(Work order):
Return only the lines from the one containing "Ironwood Industries has" to the end of the material, with each one exactly as it appears.

= = = = =

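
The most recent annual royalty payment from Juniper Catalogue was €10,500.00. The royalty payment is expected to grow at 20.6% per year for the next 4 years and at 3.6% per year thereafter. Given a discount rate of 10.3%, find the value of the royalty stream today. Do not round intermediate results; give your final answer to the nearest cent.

D_1 = 12663.00000
D_2 = 15271.57800
D_3 = 18417.52307
D_4 = 22211.53282
Terminal value at year 4: TV = D_4×(1+g_2)/(r−g_2) = 23011.14800/0.067 = 343449.97017
P_0 = D_1/(1+r)^1 + D_2/(1+r)^2 + D_3/(1+r)^3 + D_4/(1+r)^4 + TV/(1+r)^4
    = 11480.50771 + 12552.57688 + 13724.75767 + 15006.39869 + 232039.23940 = 284803.48034

€284803.48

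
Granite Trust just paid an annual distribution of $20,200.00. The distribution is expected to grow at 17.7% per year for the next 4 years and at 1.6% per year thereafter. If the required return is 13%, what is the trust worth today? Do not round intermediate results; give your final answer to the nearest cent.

$301459.21

D_1 = 23775.40000
D_2 = 27983.64580
D_3 = 32936.75111
D_4 = 38766.55605
Terminal value at year 4: TV = D_4×(1+g_2)/(r−g_2) = 39386.82095/0.114 = 345498.42938
P_0 = D_1/(1+r)^1 + D_2/(1+r)^2 + D_3/(1+r)^3 + D_4/(1+r)^4 + TV/(1+r)^4
    = 21040.17699 + 21915.29940 + 22826.82070 + 23776.25483 + 211900.65712 = 301459.20904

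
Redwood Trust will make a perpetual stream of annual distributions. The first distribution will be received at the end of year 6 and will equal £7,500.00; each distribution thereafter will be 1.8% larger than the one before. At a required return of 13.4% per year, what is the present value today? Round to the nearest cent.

£34477.68

Value at end of year 5: C₁ / (r − g) = £7,500.00 / (0.134 − 0.018) = £64,655.1724
Discount to today: PV = £64,655.1724 / (1 + 0.134)^5 = £64,655.1724 / 1.875276 = £34,477.68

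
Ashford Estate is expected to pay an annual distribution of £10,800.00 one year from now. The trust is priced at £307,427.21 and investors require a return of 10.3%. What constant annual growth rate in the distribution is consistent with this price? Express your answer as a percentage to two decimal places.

P = D₁/(r−g) ⇒ g = r − D₁/P = 0.103 − £10,800.00/£307,427.21 = 0.067870

6.79%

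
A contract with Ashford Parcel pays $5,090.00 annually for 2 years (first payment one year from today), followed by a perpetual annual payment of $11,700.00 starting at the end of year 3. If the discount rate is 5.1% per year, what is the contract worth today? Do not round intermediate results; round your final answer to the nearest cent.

$217138.46

PV of 2-year annuity: $5,090.00 × [1 − (1+0.051)^−2] / 0.051 = 9451.00539
Perpetuity value at year 2: $11,700.00 / 0.051 = 229411.76471
PV of perpetuity: 229411.76471 / (1+0.051)^2 = 207687.44977
Total PV = 9451.00539 + 207687.44977 = 217138.45516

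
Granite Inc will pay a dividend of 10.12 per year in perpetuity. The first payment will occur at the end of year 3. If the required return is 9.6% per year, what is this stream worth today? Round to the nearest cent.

87.76

Value at end of year 2: C / r = 10.12 / 0.096 = 105.4167
Discount to today: PV = 105.4167 / (1 + 0.096)^2 = 105.4167 / 1.201216 = 87.76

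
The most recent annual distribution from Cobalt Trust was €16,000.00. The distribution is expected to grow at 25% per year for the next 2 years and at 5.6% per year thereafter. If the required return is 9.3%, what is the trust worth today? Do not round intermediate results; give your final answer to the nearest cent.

D_1 = 20000.00000
D_2 = 25000.00000
Terminal value at year 2: TV = D_2×(1+g_2)/(r−g_2) = 26400.00000/0.037 = 713513.51351
P_0 = D_1/(1+r)^1 + D_2/(1+r)^2 + TV/(1+r)^2
    = 18298.26167 + 20926.64875 + 597257.86697 = 636482.77738

€636482.78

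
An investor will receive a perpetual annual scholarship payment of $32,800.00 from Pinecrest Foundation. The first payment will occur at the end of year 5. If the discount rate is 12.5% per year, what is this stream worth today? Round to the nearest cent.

$163815.03

Value at end of year 4: C / r = $32,800.00 / 0.125 = $262,400.0000
Discount to today: PV = $262,400.0000 / (1 + 0.125)^4 = $262,400.0000 / 1.601807 = $163,815.03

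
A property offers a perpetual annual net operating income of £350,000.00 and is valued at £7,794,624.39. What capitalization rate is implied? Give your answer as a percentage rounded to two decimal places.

P = C/r ⇒ r = C/P = £350,000.00/£7,794,624.39 = 0.044903

4.49%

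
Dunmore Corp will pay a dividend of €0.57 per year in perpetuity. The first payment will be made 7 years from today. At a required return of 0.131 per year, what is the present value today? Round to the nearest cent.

Value at end of year 6: C / r = €0.57 / 0.131 = €4.3511
Discount to today: PV = €4.3511 / (1 + 0.131)^6 = €4.3511 / 2.093031 = €2.08

€2.08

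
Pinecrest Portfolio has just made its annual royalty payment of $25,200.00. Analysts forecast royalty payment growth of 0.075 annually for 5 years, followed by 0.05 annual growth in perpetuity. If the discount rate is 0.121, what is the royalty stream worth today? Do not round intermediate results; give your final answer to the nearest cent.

D_1 = 27090.00000
D_2 = 29121.75000
D_3 = 31305.88125
D_4 = 33653.82234
D_5 = 36177.85902
Terminal value at year 5: TV = D_5×(1+g_2)/(r−g_2) = 37986.75197/0.071 = 535024.67564
P_0 = D_1/(1+r)^1 + D_2/(1+r)^2 + D_3/(1+r)^3 + D_4/(1+r)^4 + D_5/(1+r)^5 + TV/(1+r)^5
    = 24165.92328 + 23174.27969 + 22223.32798 + 21311.39837 + 20436.88961 + 302235.69139 = 413547.51032

$413547.51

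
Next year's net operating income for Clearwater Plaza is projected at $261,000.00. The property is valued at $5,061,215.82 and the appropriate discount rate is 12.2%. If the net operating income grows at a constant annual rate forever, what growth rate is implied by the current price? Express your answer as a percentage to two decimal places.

P = D₁/(r−g) ⇒ g = r − D₁/P = 0.122 − $261,000.00/$5,061,215.82 = 0.070431

7.04%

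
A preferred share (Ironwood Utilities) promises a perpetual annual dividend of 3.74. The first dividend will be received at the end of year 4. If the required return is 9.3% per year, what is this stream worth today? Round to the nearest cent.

30.80

Value at end of year 3: C / r = 3.74 / 0.093 = 40.2151
Discount to today: PV = 40.2151 / (1 + 0.093)^3 = 40.2151 / 1.305751 = 30.80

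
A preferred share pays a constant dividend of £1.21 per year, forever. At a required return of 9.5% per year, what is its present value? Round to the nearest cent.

Level perpetuity: PV = C / r = £1.21 / 0.095 = £12.74

£12.74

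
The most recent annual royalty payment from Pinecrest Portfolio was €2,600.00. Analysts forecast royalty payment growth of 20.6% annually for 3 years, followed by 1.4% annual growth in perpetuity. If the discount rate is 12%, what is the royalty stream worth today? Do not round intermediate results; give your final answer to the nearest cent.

D_1 = 3135.60000
D_2 = 3781.53360
D_3 = 4560.52952
Terminal value at year 3: TV = D_3×(1+g_2)/(r−g_2) = 4624.37693/0.106 = 43626.19750
P_0 = D_1/(1+r)^1 + D_2/(1+r)^2 + D_3/(1+r)^3 + TV/(1+r)^3
    = 2799.64286 + 3014.61543 + 3246.09483 + 31052.26567 = 40112.61879

€40112.62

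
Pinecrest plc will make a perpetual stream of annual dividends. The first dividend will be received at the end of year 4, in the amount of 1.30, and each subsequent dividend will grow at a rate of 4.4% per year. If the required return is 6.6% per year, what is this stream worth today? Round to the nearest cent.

Value at end of year 3: C₁ / (r − g) = 1.30 / (0.066 − 0.044) = 59.0909
Discount to today: PV = 59.0909 / (1 + 0.066)^3 = 59.0909 / 1.211355 = 48.78

48.78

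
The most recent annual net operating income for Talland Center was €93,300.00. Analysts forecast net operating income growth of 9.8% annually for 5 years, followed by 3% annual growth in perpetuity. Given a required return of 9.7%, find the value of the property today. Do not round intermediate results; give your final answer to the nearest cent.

€1908640.10

D_1 = 102443.40000
D_2 = 112482.85320
D_3 = 123506.17281
D_4 = 135609.77775
D_5 = 148899.53597
Terminal value at year 5: TV = D_5×(1+g_2)/(r−g_2) = 153366.52205/0.067 = 2289052.56788
P_0 = D_1/(1+r)^1 + D_2/(1+r)^2 + D_3/(1+r)^3 + D_4/(1+r)^4 + D_5/(1+r)^5 + TV/(1+r)^5
    = 93385.05014 + 93470.17780 + 93555.38307 + 93640.66601 + 93726.02669 + 1440862.79834 = 1908640.10205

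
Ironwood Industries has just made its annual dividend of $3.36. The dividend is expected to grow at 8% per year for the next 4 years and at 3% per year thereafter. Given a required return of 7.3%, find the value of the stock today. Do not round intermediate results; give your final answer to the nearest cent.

D_1 = 3.62880
D_2 = 3.91910
D_3 = 4.23263
D_4 = 4.57124
Terminal value at year 4: TV = D_4×(1+g_2)/(r−g_2) = 4.70838/0.043 = 109.49721
P_0 = D_1/(1+r)^1 + D_2/(1+r)^2 + D_3/(1+r)^3 + D_4/(1+r)^4 + TV/(1+r)^4
    = 3.38192 + 3.40398 + 3.42619 + 3.44854 + 82.60459 = 96.26522

$96.27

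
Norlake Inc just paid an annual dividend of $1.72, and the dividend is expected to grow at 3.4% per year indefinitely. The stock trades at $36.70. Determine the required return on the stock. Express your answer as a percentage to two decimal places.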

= = = = =

(Response area):
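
Ironwood Industries has just made its annual dividend of $3.36. The dividend is expected to grow at 8% per year for the next 4 years and at 3% per year thereafter. Given a required return of 7.3%, find the value of the stock today. Do not round intermediate results; give your final answer to the nearest cent.

D_1 = 3.62880
D_2 = 3.91910
D_3 = 4.23263
D_4 = 4.57124
Terminal value at year 4: TV = D_4×(1+g_2)/(r−g_2) = 4.70838/0.043 = 109.49721
P_0 = D_1/(1+r)^1 + D_2/(1+r)^2 + D_3/(1+r)^3 + D_4/(1+r)^4 + TV/(1+r)^4
    = 3.38192 + 3.40398 + 3.42619 + 3.44854 + 82.60459 = 96.26522

$96.27

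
Norlake Inc just paid an annual dividend of $1.72, and the dividend is expected to grow at 3.4% per year indefinitely. The stock trades at $36.70. Determine the required return on the stock. Express your answer as a percentage to two decimal places.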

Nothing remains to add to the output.